• **Work request**:
Working from the top of the records below, reproduce each line exactly, ending once you have written the line containing "Answer: -89402".

(Dataset entries)
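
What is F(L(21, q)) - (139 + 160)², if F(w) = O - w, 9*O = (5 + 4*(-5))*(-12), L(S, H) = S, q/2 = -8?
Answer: -89402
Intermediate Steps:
q = -16 (q = 2*(-8) = -16)
O = 20 (O = ((5 + 4*(-5))*(-12))/9 = ((5 - 20)*(-12))/9 = (-15*(-12))/9 = (⅑)*180 = 20)
F(w) = 20 - w
F(L(21, q)) - (139 + 160)² = (20 - 1*21) - (139 + 160)² = (20 - 21) - 1*299² = -1 - 1*89401 = -1 - 89401 = -89402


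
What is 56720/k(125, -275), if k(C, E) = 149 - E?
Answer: 7090/53 ≈ 133.77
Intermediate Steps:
56720/k(125, -275) = 56720/(149 - 1*(-275)) = 56720/(149 + 275) = 56720/424 = 56720*(1/424) = 7090/53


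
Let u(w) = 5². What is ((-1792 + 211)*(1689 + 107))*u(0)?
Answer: -70986900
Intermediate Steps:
u(w) = 25
((-1792 + 211)*(1689 + 107))*u(0) = ((-1792 + 211)*(1689 + 107))*25 = -1581*1796*25 = -2839476*25 = -70986900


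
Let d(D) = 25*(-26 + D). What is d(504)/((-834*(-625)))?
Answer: 239/10425 ≈ 0.022926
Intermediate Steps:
d(D) = -650 + 25*D
d(504)/((-834*(-625))) = (-650 + 25*504)/((-834*(-625))) = (-650 + 12600)/((-1*(-521250))) = 11950/521250 = 11950*(1/521250) = 239/10425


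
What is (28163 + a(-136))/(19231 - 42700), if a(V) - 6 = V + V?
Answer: -9299/7823 ≈ -1.1887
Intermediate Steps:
a(V) = 6 + 2*V (a(V) = 6 + (V + V) = 6 + 2*V)
(28163 + a(-136))/(19231 - 42700) = (28163 + (6 + 2*(-136)))/(19231 - 42700) = (28163 + (6 - 272))/(-23469) = (28163 - 266)*(-1/23469) = 27897*(-1/23469) = -9299/7823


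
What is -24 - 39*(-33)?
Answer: 1263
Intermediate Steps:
-24 - 39*(-33) = -24 + 1287 = 1263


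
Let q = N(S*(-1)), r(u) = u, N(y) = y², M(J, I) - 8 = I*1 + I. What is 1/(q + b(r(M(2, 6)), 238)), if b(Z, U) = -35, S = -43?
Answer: 1/1814 ≈ 0.00055127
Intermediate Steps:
M(J, I) = 8 + 2*I (M(J, I) = 8 + (I*1 + I) = 8 + (I + I) = 8 + 2*I)
q = 1849 (q = (-43*(-1))² = 43² = 1849)
1/(q + b(r(M(2, 6)), 238)) = 1/(1849 - 35) = 1/1814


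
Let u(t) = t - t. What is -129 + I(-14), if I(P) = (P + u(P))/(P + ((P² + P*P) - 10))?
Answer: -23743/184 ≈ -129.04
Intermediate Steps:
u(t) = 0
I(P) = P/(-10 + P + 2*P²) (I(P) = (P + 0)/(P + ((P² + P*P) - 10)) = P/(P + ((P² + P²) - 10)) = P/(P + (2*P² - 10)) = P/(P + (-10 + 2*P²)) = P/(-10 + P + 2*P²))
-129 + I(-14) = -129 - 14/(-10 - 14 + 2*(-14)²) = -129 - 14/(-10 - 14 + 2*196) = -129 - 14/(-10 - 14 + 392) = -129 - 14/368 = -129 - 14*1/368 = -129 - 7/184 = -23743/184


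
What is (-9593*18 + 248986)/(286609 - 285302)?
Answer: 76312/1307 ≈ 58.387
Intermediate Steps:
(-9593*18 + 248986)/(286609 - 285302) = (-172674 + 248986)/1307 = 76312*(1/1307) = 76312/1307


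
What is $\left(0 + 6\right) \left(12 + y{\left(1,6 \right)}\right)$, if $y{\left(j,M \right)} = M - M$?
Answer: $72$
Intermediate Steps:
$y{\left(j,M \right)} = 0$
$\left(0 + 6\right) \left(12 + y{\left(1,6 \right)}\right) = \left(0 + 6\right) \left(12 + 0\right) = 6 \cdot 12 = 72$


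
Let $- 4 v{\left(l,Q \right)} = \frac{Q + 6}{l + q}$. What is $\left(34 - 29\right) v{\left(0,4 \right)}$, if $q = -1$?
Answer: $\frac{25}{2} \approx 12.5$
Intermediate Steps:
$v{\left(l,Q \right)} = - \frac{6 + Q}{4 \left(-1 + l\right)}$ ($v{\left(l,Q \right)} = - \frac{\left(Q + 6\right) \frac{1}{l - 1}}{4} = - \frac{\left(6 + Q\right) \frac{1}{-1 + l}}{4} = - \frac{\frac{1}{-1 + l} \left(6 + Q\right)}{4} = - \frac{6 + Q}{4 \left(-1 + l\right)}$)
$\left(34 - 29\right) v{\left(0,4 \right)} = \left(34 - 29\right) \frac{-6 - 4}{4 \left(-1 + 0\right)} = 5 \frac{-6 - 4}{4 \left(-1\right)} = 5 \cdot \frac{1}{4} \left(-1\right) \left(-10\right) = 5 \cdot \frac{5}{2} = \frac{25}{2}$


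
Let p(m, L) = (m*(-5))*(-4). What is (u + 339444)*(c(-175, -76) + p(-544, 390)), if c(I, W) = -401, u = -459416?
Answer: 1353404132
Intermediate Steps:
p(m, L) = 20*m (p(m, L) = -5*m*(-4) = 20*m)
(u + 339444)*(c(-175, -76) + p(-544, 390)) = (-459416 + 339444)*(-401 + 20*(-544)) = -119972*(-401 - 10880) = -119972*(-11281) = 1353404132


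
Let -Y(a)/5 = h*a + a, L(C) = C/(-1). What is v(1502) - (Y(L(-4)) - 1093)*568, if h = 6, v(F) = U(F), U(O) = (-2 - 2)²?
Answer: 700360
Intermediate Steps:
U(O) = 16 (U(O) = (-4)² = 16)
v(F) = 16
L(C) = -C (L(C) = C*(-1) = -C)
Y(a) = -35*a (Y(a) = -5*(6*a + a) = -35*a)
v(1502) - (Y(L(-4)) - 1093)*568 = 16 - (-(-35)*(-4) - 1093)*568 = 16 - (-35*4 - 1093)*568 = 16 - (-140 - 1093)*568 = 16 - (-1233)*568 = 16 - 1*(-700344) = 16 + 700344 = 700360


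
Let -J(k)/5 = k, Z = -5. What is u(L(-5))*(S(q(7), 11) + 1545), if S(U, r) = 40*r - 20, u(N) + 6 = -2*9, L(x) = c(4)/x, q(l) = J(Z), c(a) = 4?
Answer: -47160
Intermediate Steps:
J(k) = -5*k
q(l) = 25 (q(l) = -5*(-5) = 25)
L(x) = 4/x
u(N) = -24 (u(N) = -6 - 2*9 = -6 - 18 = -24)
S(U, r) = -20 + 40*r
u(L(-5))*(S(q(7), 11) + 1545) = -24*((-20 + 40*11) + 1545) = -24*((-20 + 440) + 1545) = -24*(420 + 1545) = -24*1965 = -47160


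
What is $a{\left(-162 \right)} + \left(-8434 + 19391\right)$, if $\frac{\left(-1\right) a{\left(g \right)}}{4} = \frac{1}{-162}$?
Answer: $\frac{887519}{81} \approx 10957.0$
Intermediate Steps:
$a{\left(g \right)} = \frac{2}{81}$ ($a{\left(g \right)} = - \frac{4}{-162} = \left(-4\right) \left(- \frac{1}{162}\right) = \frac{2}{81}$)
$a{\left(-162 \right)} + \left(-8434 + 19391\right) = \frac{2}{81} + \left(-8434 + 19391\right) = \frac{2}{81} + 10957 = \frac{887519}{81}$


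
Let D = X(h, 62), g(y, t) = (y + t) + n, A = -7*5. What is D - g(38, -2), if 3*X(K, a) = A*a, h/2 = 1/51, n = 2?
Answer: -2284/3 ≈ -761.33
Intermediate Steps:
A = -35
g(y, t) = 2 + t + y (g(y, t) = (y + t) + 2 = (t + y) + 2 = 2 + t + y)
h = 2/51 ≈ 0.039216
X(K, a) = -35*a/3 (X(K, a) = (-35*a)/3 = -35*a/3)
D = -2170/3 (D = -35/3*62 = -2170/3 ≈ -723.33)
D - g(38, -2) = -2170/3 - (2 - 2 + 38) = -2170/3 - 1*38 = -2170/3 - 38 = -2284/3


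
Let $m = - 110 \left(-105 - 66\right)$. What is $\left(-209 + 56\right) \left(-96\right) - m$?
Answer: $-4122$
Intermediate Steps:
$m = 18810$ ($m = \left(-110\right) \left(-171\right) = 18810$)
$\left(-209 + 56\right) \left(-96\right) - m = \left(-209 + 56\right) \left(-96\right) - 18810 = \left(-153\right) \left(-96\right) - 18810 = 14688 - 18810 = -4122$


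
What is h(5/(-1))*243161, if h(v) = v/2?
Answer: -1215805/2 ≈ -6.0790e+5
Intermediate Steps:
h(v) = v/2 (h(v) = v*(½) = v/2)
h(5/(-1))*243161 = ((5/(-1))/2)*243161 = ((5*(-1))/2)*243161 = ((½)*(-5))*243161 = -5/2*243161 = -1215805/2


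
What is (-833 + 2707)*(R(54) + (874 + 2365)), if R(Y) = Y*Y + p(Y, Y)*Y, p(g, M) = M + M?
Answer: 22463638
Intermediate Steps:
p(g, M) = 2*M
R(Y) = 3*Y² (R(Y) = Y*Y + (2*Y)*Y = Y² + 2*Y² = 3*Y²)
(-833 + 2707)*(R(54) + (874 + 2365)) = (-833 + 2707)*(3*54² + (874 + 2365)) = 1874*(3*2916 + 3239) = 1874*(8748 + 3239) = 1874*11987 = 22463638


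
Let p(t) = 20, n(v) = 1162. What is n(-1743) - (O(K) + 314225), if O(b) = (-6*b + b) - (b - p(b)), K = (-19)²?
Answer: -310917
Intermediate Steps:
K = 361
O(b) = 20 - 6*b (O(b) = (-6*b + b) - (b - 1*20) = -5*b - (b - 20) = -5*b - (-20 + b) = -5*b + (20 - b) = 20 - 6*b)
n(-1743) - (O(K) + 314225) = 1162 - ((20 - 6*361) + 314225) = 1162 - ((20 - 2166) + 314225) = 1162 - (-2146 + 314225) = 1162 - 1*312079 = 1162 - 312079 = -310917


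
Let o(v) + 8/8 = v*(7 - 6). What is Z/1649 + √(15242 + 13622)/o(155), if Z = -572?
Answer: -572/1649 + 4*√451/77 ≈ 0.75633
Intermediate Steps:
o(v) = -1 + v (o(v) = -1 + v*(7 - 6) = -1 + v*1 = -1 + v)
Z/1649 + √(15242 + 13622)/o(155) = -572/1649 + √(15242 + 13622)/(-1 + 155) = -572*1/1649 + √28864/154 = -572/1649 + (8*√451)*(1/154) = -572/1649 + 4*√451/77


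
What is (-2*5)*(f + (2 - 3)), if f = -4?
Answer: 50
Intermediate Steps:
(-2*5)*(f + (2 - 3)) = (-2*5)*(-4 + (2 - 3)) = -10*(-4 - 1) = -10*(-5) = 50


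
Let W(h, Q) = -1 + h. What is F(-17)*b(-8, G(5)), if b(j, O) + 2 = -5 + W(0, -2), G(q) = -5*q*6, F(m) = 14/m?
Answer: 112/17 ≈ 6.5882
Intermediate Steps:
G(q) = -30*q
b(j, O) = -8 (b(j, O) = -2 + (-5 + (-1 + 0)) = -2 + (-5 - 1) = -2 - 6 = -8)
F(-17)*b(-8, G(5)) = (14/(-17))*(-8) = (14*(-1/17))*(-8) = -14/17*(-8) = 112/17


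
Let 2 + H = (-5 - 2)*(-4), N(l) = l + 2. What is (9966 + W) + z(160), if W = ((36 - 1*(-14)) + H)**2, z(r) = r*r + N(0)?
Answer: 41344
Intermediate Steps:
N(l) = 2 + l
H = 26 (H = -2 + (-5 - 2)*(-4) = -2 - 7*(-4) = -2 + 28 = 26)
z(r) = 2 + r**2 (z(r) = r*r + (2 + 0) = r**2 + 2 = 2 + r**2)
W = 5776 (W = ((36 - 1*(-14)) + 26)**2 = ((36 + 14) + 26)**2 = (50 + 26)**2 = 76**2 = 5776)
(9966 + W) + z(160) = (9966 + 5776) + (2 + 160**2) = 15742 + (2 + 25600) = 15742 + 25602 = 41344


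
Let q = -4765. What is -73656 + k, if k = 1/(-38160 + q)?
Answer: -3161683801/42925 ≈ -73656.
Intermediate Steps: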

• **Answer for this exercise**:
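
What is F(L(21, q)) - (139 + 160)², if F(w) = O - w, 9*O = (5 + 4*(-5))*(-12), L(S, H) = S, q/2 = -8?
Answer: -89402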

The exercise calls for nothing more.